▶ **What you are asked to do**: Word for word, restate the records that appear below.

[Listed entries — start]

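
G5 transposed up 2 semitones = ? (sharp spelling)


Solution.
G5: chromatic position 7 in octave 5 → absolute = 5×12 + 7 = 67
Transpose up 2: 67 + 2 = 69
69 = 5×12 + 9 → A in octave 5
Result = A5


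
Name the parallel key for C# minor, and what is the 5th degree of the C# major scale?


Working:
Parallel keys share the same tonic but differ in mode
C# minor → parallel is C# major
C# major scale: C# D# E# F# G# A# B#
= C# major; 5th degree = G#


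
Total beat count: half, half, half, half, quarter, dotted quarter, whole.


Let's work it out.
Beat values:
  half = 2 beats
  half = 2 beats
  half = 2 beats
  half = 2 beats
  quarter = 1 beat
  dotted quarter = 1.5 beats
  whole = 4 beats
Sum = 2 + 2 + 2 + 2 + 1 + 1.5 + 4
= 14.5 beats


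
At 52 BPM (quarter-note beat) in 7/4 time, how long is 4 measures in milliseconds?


Step by step:
Quarter-note beat duration = 60000 / 52 ms
Beats per measure (7/4) = 7
One measure = 7 × 60000 / 52 = 420000 / 52 ms
4 measures = 4 × 420000 / 52 = 1680000 / 52
= 32307.7 ms


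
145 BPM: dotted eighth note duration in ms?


Let's work it out.
One quarter-note beat = 60000 / BPM = 60000 / 145 ms
Dotted eighth note = 3/4 × quarter note
Duration = 3/4 × 60000 / 145 = 45000 / 145
= 310.3 ms


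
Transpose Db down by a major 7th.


major 7th: 7 letter names, 11 semitones
Letter: D - 6 → E
Pitch: Db - 11 semitones, spelled as an E → Ebb
= Ebb


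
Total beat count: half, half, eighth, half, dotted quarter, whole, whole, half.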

[Listed entries — finish]

▶ **Task response**:
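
G5 transposed up 2 semitones = ? (sharp spelling)


Solution.
G5: chromatic position 7 in octave 5 → absolute = 5×12 + 7 = 67
Transpose up 2: 67 + 2 = 69
69 = 5×12 + 9 → A in octave 5
Result = A5


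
Name the parallel key for C# minor, and what is the 5th degree of the C# major scale?


Working:
Parallel keys share the same tonic but differ in mode
C# minor → parallel is C# major
C# major scale: C# D# E# F# G# A# B#
= C# major; 5th degree = G#


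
Total beat count: half, half, half, half, quarter, dotted quarter, whole.


Let's work it out.
Beat values:
  half = 2 beats
  half = 2 beats
  half = 2 beats
  half = 2 beats
  quarter = 1 beat
  dotted quarter = 1.5 beats
  whole = 4 beats
Sum = 2 + 2 + 2 + 2 + 1 + 1.5 + 4
= 14.5 beats


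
At 52 BPM (quarter-note beat) in 7/4 time, how long is 4 measures in milliseconds?


Step by step:
Quarter-note beat duration = 60000 / 52 ms
Beats per measure (7/4) = 7
One measure = 7 × 60000 / 52 = 420000 / 52 ms
4 measures = 4 × 420000 / 52 = 1680000 / 52
= 32307.7 ms


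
145 BPM: dotted eighth note duration in ms?


Let's work it out.
One quarter-note beat = 60000 / BPM = 60000 / 145 ms
Dotted eighth note = 3/4 × quarter note
Duration = 3/4 × 60000 / 145 = 45000 / 145
= 310.3 ms


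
Transpose Db down by a major 7th.


major 7th: 7 letter names, 11 semitones
Letter: D - 6 → E
Pitch: Db - 11 semitones, spelled as an E → Ebb
= Ebb


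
Total beat count: half, half, eighth, half, dotted quarter, whole, whole, half.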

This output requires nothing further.